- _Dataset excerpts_
BEGIN

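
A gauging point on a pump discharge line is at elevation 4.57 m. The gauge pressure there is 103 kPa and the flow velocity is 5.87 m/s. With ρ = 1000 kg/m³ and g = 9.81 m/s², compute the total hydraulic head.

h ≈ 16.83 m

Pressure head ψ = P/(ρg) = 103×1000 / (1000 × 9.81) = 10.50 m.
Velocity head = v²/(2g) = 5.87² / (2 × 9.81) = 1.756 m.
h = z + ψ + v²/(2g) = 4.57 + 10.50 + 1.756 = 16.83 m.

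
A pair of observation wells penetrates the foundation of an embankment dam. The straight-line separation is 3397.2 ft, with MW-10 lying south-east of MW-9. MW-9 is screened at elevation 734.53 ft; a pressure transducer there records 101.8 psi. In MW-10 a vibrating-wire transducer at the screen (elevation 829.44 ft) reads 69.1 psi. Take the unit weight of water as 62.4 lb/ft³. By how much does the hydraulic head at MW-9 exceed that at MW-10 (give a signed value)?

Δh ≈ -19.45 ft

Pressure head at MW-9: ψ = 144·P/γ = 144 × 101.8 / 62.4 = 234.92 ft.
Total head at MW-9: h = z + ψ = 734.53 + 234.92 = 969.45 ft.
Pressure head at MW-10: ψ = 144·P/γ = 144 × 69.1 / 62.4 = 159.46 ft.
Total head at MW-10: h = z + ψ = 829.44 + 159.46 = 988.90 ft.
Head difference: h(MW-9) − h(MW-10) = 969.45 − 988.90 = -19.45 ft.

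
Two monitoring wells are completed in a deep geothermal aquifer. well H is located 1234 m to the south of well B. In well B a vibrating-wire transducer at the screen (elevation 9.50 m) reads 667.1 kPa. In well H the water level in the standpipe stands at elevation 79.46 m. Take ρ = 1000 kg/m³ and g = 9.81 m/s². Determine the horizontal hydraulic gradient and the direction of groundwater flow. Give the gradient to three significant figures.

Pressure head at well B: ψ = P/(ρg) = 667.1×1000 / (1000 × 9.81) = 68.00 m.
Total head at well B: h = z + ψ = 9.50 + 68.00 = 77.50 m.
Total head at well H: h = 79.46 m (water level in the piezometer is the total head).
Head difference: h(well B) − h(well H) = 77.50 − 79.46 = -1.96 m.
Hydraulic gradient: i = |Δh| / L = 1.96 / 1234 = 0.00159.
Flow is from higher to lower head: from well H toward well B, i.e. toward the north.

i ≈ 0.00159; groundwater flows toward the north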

END

- _Task description_
Extract the data in full. Keep it word for word.

- _Response area_
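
A gauging point on a pump discharge line is at elevation 4.57 m. The gauge pressure there is 103 kPa and the flow velocity is 5.87 m/s. With ρ = 1000 kg/m³ and g = 9.81 m/s², compute the total hydraulic head.

h ≈ 16.83 m

Pressure head ψ = P/(ρg) = 103×1000 / (1000 × 9.81) = 10.50 m.
Velocity head = v²/(2g) = 5.87² / (2 × 9.81) = 1.756 m.
h = z + ψ + v²/(2g) = 4.57 + 10.50 + 1.756 = 16.83 m.

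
A pair of observation wells penetrates the foundation of an embankment dam. The straight-line separation is 3397.2 ft, with MW-10 lying south-east of MW-9. MW-9 is screened at elevation 734.53 ft; a pressure transducer there records 101.8 psi. In MW-10 a vibrating-wire transducer at the screen (elevation 829.44 ft) reads 69.1 psi. Take the unit weight of water as 62.4 lb/ft³. By how much does the hydraulic head at MW-9 exceed that at MW-10 (give a signed value)?

Δh ≈ -19.45 ft

Pressure head at MW-9: ψ = 144·P/γ = 144 × 101.8 / 62.4 = 234.92 ft.
Total head at MW-9: h = z + ψ = 734.53 + 234.92 = 969.45 ft.
Pressure head at MW-10: ψ = 144·P/γ = 144 × 69.1 / 62.4 = 159.46 ft.
Total head at MW-10: h = z + ψ = 829.44 + 159.46 = 988.90 ft.
Head difference: h(MW-9) − h(MW-10) = 969.45 − 988.90 = -19.45 ft.

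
Two monitoring wells are completed in a deep geothermal aquifer. well H is located 1234 m to the south of well B. In well B a vibrating-wire transducer at the screen (elevation 9.50 m) reads 667.1 kPa. In well H the water level in the standpipe stands at elevation 79.46 m. Take ρ = 1000 kg/m³ and g = 9.81 m/s². Determine the horizontal hydraulic gradient and the direction of groundwater flow. Give the gradient to three significant figures.

Pressure head at well B: ψ = P/(ρg) = 667.1×1000 / (1000 × 9.81) = 68.00 m.
Total head at well B: h = z + ψ = 9.50 + 68.00 = 77.50 m.
Total head at well H: h = 79.46 m (water level in the piezometer is the total head).
Head difference: h(well B) − h(well H) = 77.50 − 79.46 = -1.96 m.
Hydraulic gradient: i = |Δh| / L = 1.96 / 1234 = 0.00159.
Flow is from higher to lower head: from well H toward well B, i.e. toward the north.

i ≈ 0.00159; groundwater flows toward the north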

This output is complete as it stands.